Task material:
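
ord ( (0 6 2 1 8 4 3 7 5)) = 9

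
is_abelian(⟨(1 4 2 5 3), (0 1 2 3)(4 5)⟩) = no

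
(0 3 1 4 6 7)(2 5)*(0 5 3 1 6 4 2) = (0 1 2 3 6 7 5)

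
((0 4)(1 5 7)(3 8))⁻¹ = (0 4)(1 7 5)(3 8)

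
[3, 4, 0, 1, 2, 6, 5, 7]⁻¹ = [2, 3, 4, 0, 1, 6, 5, 7]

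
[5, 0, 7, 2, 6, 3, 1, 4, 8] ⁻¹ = [1, 6, 3, 5, 7, 0, 4, 2, 8] 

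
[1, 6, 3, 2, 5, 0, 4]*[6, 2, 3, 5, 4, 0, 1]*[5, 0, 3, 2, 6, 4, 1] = [3, 0, 4, 2, 5, 1, 6]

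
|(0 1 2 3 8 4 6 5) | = 8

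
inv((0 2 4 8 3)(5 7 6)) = (0 3 8 4 2)(5 6 7)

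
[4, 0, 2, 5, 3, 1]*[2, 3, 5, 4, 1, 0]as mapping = [0→1, 1→2, 2→5, 3→0, 4→4, 5→3]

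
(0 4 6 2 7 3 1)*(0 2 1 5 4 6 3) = (0 6 1 2 7)(3 5 4)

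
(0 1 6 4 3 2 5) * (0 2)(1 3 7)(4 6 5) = (0 3)(1 5 2 4 7)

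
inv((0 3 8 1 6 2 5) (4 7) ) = (0 5 2 6 1 8 3) (4 7) 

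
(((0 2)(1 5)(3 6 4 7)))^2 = (3 4)(6 7)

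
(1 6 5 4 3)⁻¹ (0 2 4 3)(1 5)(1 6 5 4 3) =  (0 2 3 1)(4 6)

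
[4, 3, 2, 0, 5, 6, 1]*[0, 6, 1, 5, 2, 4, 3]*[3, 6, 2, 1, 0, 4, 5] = [2, 4, 6, 3, 0, 1, 5]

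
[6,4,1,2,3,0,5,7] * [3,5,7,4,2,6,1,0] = [1,2,5,7,4,3,6,0]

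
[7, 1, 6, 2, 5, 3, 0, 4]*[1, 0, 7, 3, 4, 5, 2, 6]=[6, 0, 2, 7, 5, 3, 1, 4]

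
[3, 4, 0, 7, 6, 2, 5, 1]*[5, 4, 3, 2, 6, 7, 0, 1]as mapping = [0→2, 1→6, 2→5, 3→1, 4→0, 5→3, 6→7, 7→4]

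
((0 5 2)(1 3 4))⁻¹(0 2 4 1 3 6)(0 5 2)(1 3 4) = (0 1 3 4 6 5)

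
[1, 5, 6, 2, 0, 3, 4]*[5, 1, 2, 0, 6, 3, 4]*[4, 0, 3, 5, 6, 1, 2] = [0, 5, 6, 3, 1, 4, 2]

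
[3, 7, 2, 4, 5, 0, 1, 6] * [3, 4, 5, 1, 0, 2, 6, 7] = [1, 7, 5, 0, 2, 3, 4, 6]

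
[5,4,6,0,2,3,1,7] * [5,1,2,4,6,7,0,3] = [7,6,0,5,2,4,1,3]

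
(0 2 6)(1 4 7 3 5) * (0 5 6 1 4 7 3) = (0 2 1 7)(3 6 5 4)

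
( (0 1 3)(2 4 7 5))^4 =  (0 1 3)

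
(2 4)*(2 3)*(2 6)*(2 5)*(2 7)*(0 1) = (0 1)(2 4 3 6 5 7)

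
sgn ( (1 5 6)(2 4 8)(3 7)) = -1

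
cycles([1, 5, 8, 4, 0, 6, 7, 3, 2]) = (0 1 5 6 7 3 4) (2 8) 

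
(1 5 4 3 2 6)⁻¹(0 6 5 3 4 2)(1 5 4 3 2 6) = (0 1 4 2 3 6)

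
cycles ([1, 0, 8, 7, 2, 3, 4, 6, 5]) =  (0 1)(2 8 5 3 7 6 4)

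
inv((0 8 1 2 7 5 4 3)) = (0 3 4 5 7 2 1 8)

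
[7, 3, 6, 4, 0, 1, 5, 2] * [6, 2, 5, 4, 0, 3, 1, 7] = [7, 4, 1, 0, 6, 2, 3, 5]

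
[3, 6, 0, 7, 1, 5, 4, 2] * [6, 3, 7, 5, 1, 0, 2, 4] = [5, 2, 6, 4, 3, 0, 1, 7]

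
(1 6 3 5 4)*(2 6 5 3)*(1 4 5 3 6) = (1 3 6 2) 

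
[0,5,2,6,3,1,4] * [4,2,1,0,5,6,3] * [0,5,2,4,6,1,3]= [6,3,5,4,0,2,1]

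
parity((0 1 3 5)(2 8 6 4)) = even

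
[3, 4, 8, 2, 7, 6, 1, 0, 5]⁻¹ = [7, 6, 3, 0, 1, 8, 5, 4, 2]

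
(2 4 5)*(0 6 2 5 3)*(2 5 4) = (0 6 5 4 3)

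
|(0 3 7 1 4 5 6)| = 7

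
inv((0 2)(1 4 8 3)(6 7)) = (0 2)(1 3 8 4)(6 7)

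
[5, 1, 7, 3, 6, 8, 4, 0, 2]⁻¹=[7, 1, 8, 3, 6, 0, 4, 2, 5]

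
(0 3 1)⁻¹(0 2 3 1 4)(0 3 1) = (0 4 3 2 1)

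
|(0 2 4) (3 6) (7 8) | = 6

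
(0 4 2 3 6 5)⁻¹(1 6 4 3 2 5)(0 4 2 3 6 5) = (0 1 5 2 6 3)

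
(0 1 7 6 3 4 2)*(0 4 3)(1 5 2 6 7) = (0 5 2 4 6)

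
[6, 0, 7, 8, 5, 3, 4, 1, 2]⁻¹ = [1, 7, 8, 5, 6, 4, 0, 2, 3]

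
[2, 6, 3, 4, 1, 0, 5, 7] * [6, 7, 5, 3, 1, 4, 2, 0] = [5, 2, 3, 1, 7, 6, 4, 0]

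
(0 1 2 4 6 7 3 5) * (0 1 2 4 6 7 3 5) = (0 2 6 3)(1 4 7 5)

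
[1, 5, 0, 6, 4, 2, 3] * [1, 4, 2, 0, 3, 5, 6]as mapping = [0→4, 1→5, 2→1, 3→6, 4→3, 5→2, 6→0]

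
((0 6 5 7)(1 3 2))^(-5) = (0 7 5 6)(1 3 2)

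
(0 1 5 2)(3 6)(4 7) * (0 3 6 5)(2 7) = (0 1)(2 3 5 7 4)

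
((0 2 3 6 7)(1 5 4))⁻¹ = (0 7 6 3 2)(1 4 5)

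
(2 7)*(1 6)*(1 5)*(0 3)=(0 3)(1 6 5)(2 7)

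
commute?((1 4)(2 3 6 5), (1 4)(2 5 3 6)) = no:(1 4)(2 3 6 5) * (1 4)(2 5 3 6) = (2 6 3), (1 4)(2 5 3 6) * (1 4)(2 3 6 5) = (3 5 6)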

About this task: Answer with an exact copy of the lines from the one containing "(0 1 2 4 6 7 3 5) *" through the end of the entries above, leaving out everything before.

Response to this exercise:
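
(0 1 2 4 6 7 3 5) * (0 1 2 4 6 7 3 5) = (0 2 6 3)(1 4 7 5)

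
[1, 5, 0, 6, 4, 2, 3] * [1, 4, 2, 0, 3, 5, 6]as mapping = [0→4, 1→5, 2→1, 3→6, 4→3, 5→2, 6→0]

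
((0 6 5 7)(1 3 2))^(-5) = (0 7 5 6)(1 3 2)

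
(0 1 5 2)(3 6)(4 7) * (0 3 6 5)(2 7) = (0 1)(2 3 5 7 4)

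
((0 2 3 6 7)(1 5 4))⁻¹ = (0 7 6 3 2)(1 4 5)

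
(2 7)*(1 6)*(1 5)*(0 3)=(0 3)(1 6 5)(2 7)

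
commute?((1 4)(2 3 6 5), (1 4)(2 5 3 6)) = no:(1 4)(2 3 6 5) * (1 4)(2 5 3 6) = (2 6 3), (1 4)(2 5 3 6) * (1 4)(2 3 6 5) = (3 5 6)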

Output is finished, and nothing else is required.